[Start of Attachment]
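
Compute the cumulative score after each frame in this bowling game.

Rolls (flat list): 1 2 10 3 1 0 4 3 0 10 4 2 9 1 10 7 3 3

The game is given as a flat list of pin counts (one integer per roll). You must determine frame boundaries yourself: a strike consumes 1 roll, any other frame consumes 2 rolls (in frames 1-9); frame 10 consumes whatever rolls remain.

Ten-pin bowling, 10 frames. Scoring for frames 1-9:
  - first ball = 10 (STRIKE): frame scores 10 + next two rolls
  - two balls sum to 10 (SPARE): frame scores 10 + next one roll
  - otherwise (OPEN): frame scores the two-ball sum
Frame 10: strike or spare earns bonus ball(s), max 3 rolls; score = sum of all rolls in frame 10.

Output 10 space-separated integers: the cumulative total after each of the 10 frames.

Answer: 3 17 21 25 28 44 50 70 90 103

Derivation:
Frame 1: OPEN (1+2=3). Cumulative: 3
Frame 2: STRIKE. 10 + next two rolls (3+1) = 14. Cumulative: 17
Frame 3: OPEN (3+1=4). Cumulative: 21
Frame 4: OPEN (0+4=4). Cumulative: 25
Frame 5: OPEN (3+0=3). Cumulative: 28
Frame 6: STRIKE. 10 + next two rolls (4+2) = 16. Cumulative: 44
Frame 7: OPEN (4+2=6). Cumulative: 50
Frame 8: SPARE (9+1=10). 10 + next roll (10) = 20. Cumulative: 70
Frame 9: STRIKE. 10 + next two rolls (7+3) = 20. Cumulative: 90
Frame 10: SPARE. Sum of all frame-10 rolls (7+3+3) = 13. Cumulative: 103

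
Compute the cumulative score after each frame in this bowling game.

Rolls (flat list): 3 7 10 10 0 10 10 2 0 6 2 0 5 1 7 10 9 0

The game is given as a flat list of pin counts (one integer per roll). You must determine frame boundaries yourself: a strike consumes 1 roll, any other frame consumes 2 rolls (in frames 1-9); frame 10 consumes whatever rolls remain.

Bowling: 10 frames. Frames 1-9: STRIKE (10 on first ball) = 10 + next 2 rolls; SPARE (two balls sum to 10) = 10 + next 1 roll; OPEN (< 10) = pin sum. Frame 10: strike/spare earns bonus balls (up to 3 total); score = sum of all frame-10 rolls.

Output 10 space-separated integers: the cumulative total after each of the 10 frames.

Frame 1: SPARE (3+7=10). 10 + next roll (10) = 20. Cumulative: 20
Frame 2: STRIKE. 10 + next two rolls (10+0) = 20. Cumulative: 40
Frame 3: STRIKE. 10 + next two rolls (0+10) = 20. Cumulative: 60
Frame 4: SPARE (0+10=10). 10 + next roll (10) = 20. Cumulative: 80
Frame 5: STRIKE. 10 + next two rolls (2+0) = 12. Cumulative: 92
Frame 6: OPEN (2+0=2). Cumulative: 94
Frame 7: OPEN (6+2=8). Cumulative: 102
Frame 8: OPEN (0+5=5). Cumulative: 107
Frame 9: OPEN (1+7=8). Cumulative: 115
Frame 10: STRIKE. Sum of all frame-10 rolls (10+9+0) = 19. Cumulative: 134

Answer: 20 40 60 80 92 94 102 107 115 134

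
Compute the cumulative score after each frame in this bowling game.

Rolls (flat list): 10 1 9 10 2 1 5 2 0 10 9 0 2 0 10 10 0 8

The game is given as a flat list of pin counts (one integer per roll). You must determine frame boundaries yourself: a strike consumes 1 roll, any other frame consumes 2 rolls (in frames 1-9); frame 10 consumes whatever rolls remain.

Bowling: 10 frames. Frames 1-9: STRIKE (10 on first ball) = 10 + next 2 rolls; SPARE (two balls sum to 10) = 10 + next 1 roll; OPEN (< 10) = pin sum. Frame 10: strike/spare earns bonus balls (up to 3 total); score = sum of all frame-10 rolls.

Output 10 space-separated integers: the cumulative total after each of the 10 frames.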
[End of Attachment]
→ **Exercise prompt**
The records above are to be duplicated exactly, every one of them.

→ **Result**
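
Compute the cumulative score after each frame in this bowling game.

Rolls (flat list): 1 2 10 3 1 0 4 3 0 10 4 2 9 1 10 7 3 3

The game is given as a flat list of pin counts (one integer per roll). You must determine frame boundaries yourself: a strike consumes 1 roll, any other frame consumes 2 rolls (in frames 1-9); frame 10 consumes whatever rolls remain.

Ten-pin bowling, 10 frames. Scoring for frames 1-9:
  - first ball = 10 (STRIKE): frame scores 10 + next two rolls
  - two balls sum to 10 (SPARE): frame scores 10 + next one roll
  - otherwise (OPEN): frame scores the two-ball sum
Frame 10: strike or spare earns bonus ball(s), max 3 rolls; score = sum of all rolls in frame 10.

Output 10 space-separated integers: the cumulative total after each of the 10 frames.

Answer: 3 17 21 25 28 44 50 70 90 103

Derivation:
Frame 1: OPEN (1+2=3). Cumulative: 3
Frame 2: STRIKE. 10 + next two rolls (3+1) = 14. Cumulative: 17
Frame 3: OPEN (3+1=4). Cumulative: 21
Frame 4: OPEN (0+4=4). Cumulative: 25
Frame 5: OPEN (3+0=3). Cumulative: 28
Frame 6: STRIKE. 10 + next two rolls (4+2) = 16. Cumulative: 44
Frame 7: OPEN (4+2=6). Cumulative: 50
Frame 8: SPARE (9+1=10). 10 + next roll (10) = 20. Cumulative: 70
Frame 9: STRIKE. 10 + next two rolls (7+3) = 20. Cumulative: 90
Frame 10: SPARE. Sum of all frame-10 rolls (7+3+3) = 13. Cumulative: 103

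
Compute the cumulative score after each frame in this bowling game.

Rolls (flat list): 3 7 10 10 0 10 10 2 0 6 2 0 5 1 7 10 9 0

The game is given as a flat list of pin counts (one integer per roll). You must determine frame boundaries yourself: a strike consumes 1 roll, any other frame consumes 2 rolls (in frames 1-9); frame 10 consumes whatever rolls remain.

Bowling: 10 frames. Frames 1-9: STRIKE (10 on first ball) = 10 + next 2 rolls; SPARE (two balls sum to 10) = 10 + next 1 roll; OPEN (< 10) = pin sum. Frame 10: strike/spare earns bonus balls (up to 3 total); score = sum of all frame-10 rolls.

Output 10 space-separated integers: the cumulative total after each of the 10 frames.

Frame 1: SPARE (3+7=10). 10 + next roll (10) = 20. Cumulative: 20
Frame 2: STRIKE. 10 + next two rolls (10+0) = 20. Cumulative: 40
Frame 3: STRIKE. 10 + next two rolls (0+10) = 20. Cumulative: 60
Frame 4: SPARE (0+10=10). 10 + next roll (10) = 20. Cumulative: 80
Frame 5: STRIKE. 10 + next two rolls (2+0) = 12. Cumulative: 92
Frame 6: OPEN (2+0=2). Cumulative: 94
Frame 7: OPEN (6+2=8). Cumulative: 102
Frame 8: OPEN (0+5=5). Cumulative: 107
Frame 9: OPEN (1+7=8). Cumulative: 115
Frame 10: STRIKE. Sum of all frame-10 rolls (10+9+0) = 19. Cumulative: 134

Answer: 20 40 60 80 92 94 102 107 115 134

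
Compute the cumulative score after each frame in this bowling game.

Rolls (flat list): 10 1 9 10 2 1 5 2 0 10 9 0 2 0 10 10 0 8

The game is given as a flat list of pin counts (one integer per roll). You must determine frame boundaries yourself: a strike consumes 1 roll, any other frame consumes 2 rolls (in frames 1-9); frame 10 consumes whatever rolls remain.

Bowling: 10 frames. Frames 1-9: STRIKE (10 on first ball) = 10 + next 2 rolls; SPARE (two balls sum to 10) = 10 + next 1 roll; OPEN (< 10) = pin sum. Frame 10: strike/spare earns bonus balls (up to 3 total); score = sum of all frame-10 rolls.

Output 10 space-separated integers: the cumulative total after each of the 10 frames.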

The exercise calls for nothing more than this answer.